• EXERCISE INSTRUCTIONS
Restate word for word the lines of the data below, from the first through the one that has "Answer: -24969".

• RECORDS PROVIDED
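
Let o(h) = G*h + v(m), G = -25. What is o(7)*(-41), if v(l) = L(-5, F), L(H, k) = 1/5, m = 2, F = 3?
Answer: 35834/5 ≈ 7166.8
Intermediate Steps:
L(H, k) = 1/5
v(l) = 1/5
o(h) = 1/5 - 25*h (o(h) = -25*h + 1/5 = 1/5 - 25*h)
o(7)*(-41) = (1/5 - 25*7)*(-41) = (1/5 - 175)*(-41) = -874/5*(-41) = 35834/5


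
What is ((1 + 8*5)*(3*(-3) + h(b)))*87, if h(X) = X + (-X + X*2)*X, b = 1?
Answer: -24969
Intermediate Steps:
h(X) = X + X² (h(X) = X + (-X + 2*X)*X = X + X*X = X + X²)
((1 + 8*5)*(3*(-3) + h(b)))*87 = ((1 + 8*5)*(3*(-3) + 1*(1 + 1)))*87 = ((1 + 40)*(-9 + 1*2))*87 = (41*(-9 + 2))*87 = (41*(-7))*87 = -287*87 = -24969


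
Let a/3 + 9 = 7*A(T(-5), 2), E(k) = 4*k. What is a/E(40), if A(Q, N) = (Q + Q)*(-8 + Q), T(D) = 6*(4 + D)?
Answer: 3501/160 ≈ 21.881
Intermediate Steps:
T(D) = 24 + 6*D
A(Q, N) = 2*Q*(-8 + Q) (A(Q, N) = (2*Q)*(-8 + Q) = 2*Q*(-8 + Q))
a = 3501 (a = -27 + 3*(7*(2*(24 + 6*(-5))*(-8 + (24 + 6*(-5))))) = -27 + 3*(7*(2*(24 - 30)*(-8 + (24 - 30)))) = -27 + 3*(7*(2*(-6)*(-8 - 6))) = -27 + 3*(7*(2*(-6)*(-14))) = -27 + 3*(7*168) = -27 + 3*1176 = -27 + 3528 = 3501)
a/E(40) = 3501/((4*40)) = 3501/160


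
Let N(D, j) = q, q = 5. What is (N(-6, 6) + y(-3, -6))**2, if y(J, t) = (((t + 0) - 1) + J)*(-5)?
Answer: 3025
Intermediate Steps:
N(D, j) = 5
y(J, t) = 5 - 5*J - 5*t (y(J, t) = ((t - 1) + J)*(-5) = ((-1 + t) + J)*(-5) = (-1 + J + t)*(-5) = 5 - 5*J - 5*t)
(N(-6, 6) + y(-3, -6))**2 = (5 + (5 - 5*(-3) - 5*(-6)))**2 = (5 + (5 + 15 + 30))**2 = (5 + 50)**2 = 55**2 = 3025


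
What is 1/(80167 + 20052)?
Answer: 1/100219 ≈ 9.9781e-6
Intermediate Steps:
1/(80167 + 20052) = 1/100219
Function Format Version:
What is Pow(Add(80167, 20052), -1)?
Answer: Rational(1, 100219) ≈ 9.9781e-6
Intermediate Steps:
Pow(Add(80167, 20052), -1) = Pow(100219, -1) = Rational(1, 100219)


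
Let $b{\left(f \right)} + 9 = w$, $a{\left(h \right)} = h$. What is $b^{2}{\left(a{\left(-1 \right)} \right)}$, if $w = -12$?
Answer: $441$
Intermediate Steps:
$b{\left(f \right)} = -21$ ($b{\left(f \right)} = -9 - 12 = -21$)
$b^{2}{\left(a{\left(-1 \right)} \right)} = \left(-21\right)^{2} = 441$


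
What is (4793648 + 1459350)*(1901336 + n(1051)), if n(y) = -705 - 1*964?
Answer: 11878613951666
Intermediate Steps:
n(y) = -1669 (n(y) = -705 - 964 = -1669)
(4793648 + 1459350)*(1901336 + n(1051)) = (4793648 + 1459350)*(1901336 - 1669) = 6252998*1899667 = 11878613951666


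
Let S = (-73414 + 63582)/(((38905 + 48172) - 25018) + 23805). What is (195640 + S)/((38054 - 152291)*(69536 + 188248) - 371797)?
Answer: -2099802891/316074427679465 ≈ -6.6434e-6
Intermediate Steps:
S = -1229/10733 (S = -9832/((87077 - 25018) + 23805) = -9832/(62059 + 23805) = -9832/85864 = -9832*1/85864 = -1229/10733 ≈ -0.11451)
(195640 + S)/((38054 - 152291)*(69536 + 188248) - 371797) = (195640 - 1229/10733)/((38054 - 152291)*(69536 + 188248) - 371797) = 2099802891/(10733*(-114237*257784 - 371797)) = 2099802891/(10733*(-29448470808 - 371797)) = (2099802891/10733)/(-29448842605) = (2099802891/10733)*(-1/29448842605) = -2099802891/316074427679465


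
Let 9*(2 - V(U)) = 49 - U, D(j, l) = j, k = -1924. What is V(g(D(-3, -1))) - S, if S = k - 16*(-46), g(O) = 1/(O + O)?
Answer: 63965/54 ≈ 1184.5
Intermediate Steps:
g(O) = 1/(2*O)
V(U) = -31/9 + U/9 (V(U) = 2 - (49 - U)/9 = 2 + (-49/9 + U/9) = -31/9 + U/9)
S = -1188 (S = -1924 - 16*(-46) = -1924 - 1*(-736) = -1924 + 736 = -1188)
V(g(D(-3, -1))) - S = (-31/9 + ((½)/(-3))/9) - 1*(-1188) = (-31/9 + ((½)*(-⅓))/9) + 1188 = (-31/9 + (⅑)*(-⅙)) + 1188 = (-31/9 - 1/54) + 1188 = -187/54 + 1188 = 63965/54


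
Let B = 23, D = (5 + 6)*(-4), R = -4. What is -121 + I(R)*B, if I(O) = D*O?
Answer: 3927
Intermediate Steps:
D = -44 (D = 11*(-4) = -44)
I(O) = -44*O
-121 + I(R)*B = -121 - 44*(-4)*23 = -121 + 176*23 = -121 + 4048 = 3927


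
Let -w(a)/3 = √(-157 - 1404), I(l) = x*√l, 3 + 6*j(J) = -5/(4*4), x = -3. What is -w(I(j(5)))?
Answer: 3*I*√1561 ≈ 118.53*I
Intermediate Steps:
j(J) = -53/96 (j(J) = -½ + (-5/(4*4))/6 = -½ + (-5/16)/6 = -½ + (-5*1/16)/6 = -½ + (⅙)*(-5/16) = -½ - 5/96 = -53/96)
I(l) = -3*√l
w(a) = -3*I*√1561 (w(a) = -3*√(-157 - 1404) = -3*I*√1561)
-w(I(j(5))) = -(-3)*I*√1561 = 3*I*√1561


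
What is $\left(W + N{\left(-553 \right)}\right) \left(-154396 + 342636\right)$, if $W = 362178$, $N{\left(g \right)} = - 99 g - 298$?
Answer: $78425866480$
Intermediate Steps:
$N{\left(g \right)} = -298 - 99 g$
$\left(W + N{\left(-553 \right)}\right) \left(-154396 + 342636\right) = \left(362178 - -54449\right) \left(-154396 + 342636\right) = \left(362178 + \left(-298 + 54747\right)\right) 188240 = \left(362178 + 54449\right) 188240 = 416627 \cdot 188240 = 78425866480$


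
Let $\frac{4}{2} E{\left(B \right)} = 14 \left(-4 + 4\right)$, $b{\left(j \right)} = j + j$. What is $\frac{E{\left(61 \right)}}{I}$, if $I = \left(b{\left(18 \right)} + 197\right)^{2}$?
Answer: $0$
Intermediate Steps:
$b{\left(j \right)} = 2 j$
$I = 54289$ ($I = \left(2 \cdot 18 + 197\right)^{2} = \left(36 + 197\right)^{2} = 233^{2} = 54289$)
$E{\left(B \right)} = 0$ ($E{\left(B \right)} = \frac{14 \left(-4 + 4\right)}{2} = \frac{14 \cdot 0}{2} = \frac{1}{2} \cdot 0 = 0$)
$\frac{E{\left(61 \right)}}{I} = \frac{0}{54289} = 0 \cdot \frac{1}{54289} = 0$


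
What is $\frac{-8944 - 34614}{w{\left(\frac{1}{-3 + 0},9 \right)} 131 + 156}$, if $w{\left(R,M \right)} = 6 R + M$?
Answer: $- \frac{1502}{37} \approx -40.595$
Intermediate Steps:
$w{\left(R,M \right)} = M + 6 R$
$\frac{-8944 - 34614}{w{\left(\frac{1}{-3 + 0},9 \right)} 131 + 156} = \frac{-8944 - 34614}{\left(9 + \frac{6}{-3 + 0}\right) 131 + 156} = - \frac{43558}{\left(9 + \frac{6}{-3}\right) 131 + 156} = - \frac{43558}{\left(9 + 6 \left(- \frac{1}{3}\right)\right) 131 + 156} = - \frac{43558}{\left(9 - 2\right) 131 + 156} = - \frac{43558}{7 \cdot 131 + 156} = - \frac{43558}{917 + 156} = - \frac{43558}{1073} = \left(-43558\right) \frac{1}{1073} = - \frac{1502}{37}$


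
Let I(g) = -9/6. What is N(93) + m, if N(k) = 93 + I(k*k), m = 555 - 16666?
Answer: -32039/2 ≈ -16020.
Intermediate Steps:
I(g) = -3/2 (I(g) = -9*⅙ = -3/2)
m = -16111
N(k) = 183/2 (N(k) = 93 - 3/2 = 183/2)
N(93) + m = 183/2 - 16111 = -32039/2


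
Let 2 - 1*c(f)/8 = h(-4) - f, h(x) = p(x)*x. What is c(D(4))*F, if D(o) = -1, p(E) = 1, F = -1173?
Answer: -46920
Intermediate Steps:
h(x) = x (h(x) = 1*x = x)
c(f) = 48 + 8*f (c(f) = 16 - 8*(-4 - f) = 16 + (32 + 8*f) = 48 + 8*f)
c(D(4))*F = (48 + 8*(-1))*(-1173) = (48 - 8)*(-1173) = 40*(-1173) = -46920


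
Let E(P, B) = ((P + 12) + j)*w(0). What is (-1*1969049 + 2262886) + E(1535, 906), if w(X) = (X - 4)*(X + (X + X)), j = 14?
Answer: 293837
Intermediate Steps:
w(X) = 3*X*(-4 + X) (w(X) = (-4 + X)*(X + 2*X) = (-4 + X)*(3*X) = 3*X*(-4 + X))
E(P, B) = 0 (E(P, B) = ((P + 12) + 14)*(3*0*(-4 + 0)) = ((12 + P) + 14)*(3*0*(-4)) = (26 + P)*0 = 0)
(-1*1969049 + 2262886) + E(1535, 906) = (-1*1969049 + 2262886) + 0 = (-1969049 + 2262886) + 0 = 293837 + 0 = 293837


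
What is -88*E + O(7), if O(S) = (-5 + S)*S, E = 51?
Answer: -4474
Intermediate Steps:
O(S) = S*(-5 + S)
-88*E + O(7) = -88*51 + 7*(-5 + 7) = -4488 + 7*2 = -4488 + 14 = -4474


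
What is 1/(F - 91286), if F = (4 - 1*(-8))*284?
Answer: -1/87878 ≈ -1.1379e-5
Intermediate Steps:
F = 3408 (F = (4 + 8)*284 = 12*284 = 3408)
1/(F - 91286) = 1/(3408 - 91286) = 1/(-87878) = -1/87878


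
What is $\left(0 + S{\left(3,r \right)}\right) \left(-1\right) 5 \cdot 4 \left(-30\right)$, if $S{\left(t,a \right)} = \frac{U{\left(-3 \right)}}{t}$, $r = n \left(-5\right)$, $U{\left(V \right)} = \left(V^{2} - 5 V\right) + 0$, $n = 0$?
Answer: $4800$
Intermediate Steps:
$U{\left(V \right)} = V^{2} - 5 V$
$r = 0$ ($r = 0 \left(-5\right) = 0$)
$S{\left(t,a \right)} = \frac{24}{t}$ ($S{\left(t,a \right)} = \frac{\left(-3\right) \left(-5 - 3\right)}{t} = \frac{\left(-3\right) \left(-8\right)}{t} = \frac{24}{t}$)
$\left(0 + S{\left(3,r \right)}\right) \left(-1\right) 5 \cdot 4 \left(-30\right) = \left(0 + \frac{24}{3}\right) \left(-1\right) 5 \cdot 4 \left(-30\right) = \left(0 + 24 \cdot \frac{1}{3}\right) \left(\left(-5\right) 4\right) \left(-30\right) = \left(0 + 8\right) \left(-20\right) \left(-30\right) = 8 \left(-20\right) \left(-30\right) = \left(-160\right) \left(-30\right) = 4800$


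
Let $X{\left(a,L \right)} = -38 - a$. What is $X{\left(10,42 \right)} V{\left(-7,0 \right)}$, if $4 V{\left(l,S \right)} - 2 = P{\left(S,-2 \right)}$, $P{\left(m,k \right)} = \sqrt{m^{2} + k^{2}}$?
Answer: $-48$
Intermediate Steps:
$P{\left(m,k \right)} = \sqrt{k^{2} + m^{2}}$
$V{\left(l,S \right)} = \frac{1}{2} + \frac{\sqrt{4 + S^{2}}}{4}$ ($V{\left(l,S \right)} = \frac{1}{2} + \frac{\sqrt{\left(-2\right)^{2} + S^{2}}}{4} = \frac{1}{2} + \frac{\sqrt{4 + S^{2}}}{4}$)
$X{\left(10,42 \right)} V{\left(-7,0 \right)} = \left(-38 - 10\right) \left(\frac{1}{2} + \frac{\sqrt{4 + 0^{2}}}{4}\right) = \left(-38 - 10\right) \left(\frac{1}{2} + \frac{\sqrt{4 + 0}}{4}\right) = - 48 \left(\frac{1}{2} + \frac{\sqrt{4}}{4}\right) = - 48 \left(\frac{1}{2} + \frac{1}{4} \cdot 2\right) = - 48 \left(\frac{1}{2} + \frac{1}{2}\right) = \left(-48\right) 1 = -48$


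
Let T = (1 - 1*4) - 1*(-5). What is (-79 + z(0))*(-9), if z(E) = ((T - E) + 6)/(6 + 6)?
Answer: 705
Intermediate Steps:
T = 2 (T = (1 - 4) + 5 = -3 + 5 = 2)
z(E) = ⅔ - E/12 (z(E) = ((2 - E) + 6)/(6 + 6) = (8 - E)/12 = (8 - E)*(1/12) = ⅔ - E/12)
(-79 + z(0))*(-9) = (-79 + (⅔ - 1/12*0))*(-9) = (-79 + (⅔ + 0))*(-9) = (-79 + ⅔)*(-9) = -235/3*(-9) = 705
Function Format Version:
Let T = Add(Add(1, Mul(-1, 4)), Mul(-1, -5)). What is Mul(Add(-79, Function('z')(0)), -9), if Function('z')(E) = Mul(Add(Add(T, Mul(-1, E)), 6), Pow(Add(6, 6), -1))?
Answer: 705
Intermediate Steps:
T = 2 (T = Add(Add(1, -4), 5) = Add(-3, 5) = 2)
Function('z')(E) = Add(Rational(2, 3), Mul(Rational(-1, 12), E)) (Function('z')(E) = Mul(Add(Add(2, Mul(-1, E)), 6), Pow(Add(6, 6), -1)) = Mul(Add(8, Mul(-1, E)), Pow(12, -1)) = Mul(Add(8, Mul(-1, E)), Rational(1, 12)) = Add(Rational(2, 3), Mul(Rational(-1, 12), E)))
Mul(Add(-79, Function('z')(0)), -9) = Mul(Add(-79, Add(Rational(2, 3), Mul(Rational(-1, 12), 0))), -9) = Mul(Add(-79, Add(Rational(2, 3), 0)), -9) = Mul(Add(-79, Rational(2, 3)), -9) = Mul(Rational(-235, 3), -9) = 705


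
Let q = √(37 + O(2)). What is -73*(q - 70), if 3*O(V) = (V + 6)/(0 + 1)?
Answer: 5110 - 73*√357/3 ≈ 4650.2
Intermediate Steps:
O(V) = 2 + V/3 (O(V) = ((V + 6)/(0 + 1))/3 = ((6 + V)/1)/3 = ((6 + V)*1)/3 = (6 + V)/3 = 2 + V/3)
q = √357/3 (q = √(37 + (2 + (⅓)*2)) = √(37 + (2 + ⅔)) = √(37 + 8/3) = √(119/3) = √357/3 ≈ 6.2981)
-73*(q - 70) = -73*(√357/3 - 70) = -73*(-70 + √357/3) = 5110 - 73*√357/3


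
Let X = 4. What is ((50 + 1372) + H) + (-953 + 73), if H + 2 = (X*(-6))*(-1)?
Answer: 564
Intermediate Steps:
H = 22 (H = -2 + (4*(-6))*(-1) = -2 - 24*(-1) = -2 + 24 = 22)
((50 + 1372) + H) + (-953 + 73) = ((50 + 1372) + 22) + (-953 + 73) = (1422 + 22) - 880 = 1444 - 880 = 564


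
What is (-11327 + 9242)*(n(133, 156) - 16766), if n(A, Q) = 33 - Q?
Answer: 35213565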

• WRITTEN RESPONSE
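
Let o(h) = G*h + v(m), G = -25. What is o(7)*(-41), if v(l) = L(-5, F), L(H, k) = 1/5, m = 2, F = 3?
Answer: 35834/5 ≈ 7166.8
Intermediate Steps:
L(H, k) = 1/5
v(l) = 1/5
o(h) = 1/5 - 25*h (o(h) = -25*h + 1/5 = 1/5 - 25*h)
o(7)*(-41) = (1/5 - 25*7)*(-41) = (1/5 - 175)*(-41) = -874/5*(-41) = 35834/5


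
What is ((1 + 8*5)*(3*(-3) + h(b)))*87, if h(X) = X + (-X + X*2)*X, b = 1?
Answer: -24969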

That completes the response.